*** Opening of DATASET CONTENT ***
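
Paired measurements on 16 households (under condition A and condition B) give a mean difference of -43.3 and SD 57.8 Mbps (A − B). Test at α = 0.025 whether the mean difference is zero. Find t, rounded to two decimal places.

-3.00

H0: μ_d = 0; H1: μ_d ≠ 0 (paired t-test on the differences, two-sided).
t = d̄/(s_d/√n) = -43.3/(57.8/√16) = -3.00
df = n − 1 = 15
Two-sided p-value ≈ 0.0090
Since p ≈ 0.0090 < α = 0.025, reject H0; the data support H1.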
*** Close of DATASET CONTENT ***
◆ WHAT THE EXERCISE ASKS
Reproduce every record above exactly as it is written.

◆ WRITTEN ANSWER
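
Paired measurements on 16 households (under condition A and condition B) give a mean difference of -43.3 and SD 57.8 Mbps (A − B). Test at α = 0.025 whether the mean difference is zero. Find t, rounded to two decimal places.

-3.00

H0: μ_d = 0; H1: μ_d ≠ 0 (paired t-test on the differences, two-sided).
t = d̄/(s_d/√n) = -43.3/(57.8/√16) = -3.00
df = n − 1 = 15
Two-sided p-value ≈ 0.0090
Since p ≈ 0.0090 < α = 0.025, reject H0; the data support H1.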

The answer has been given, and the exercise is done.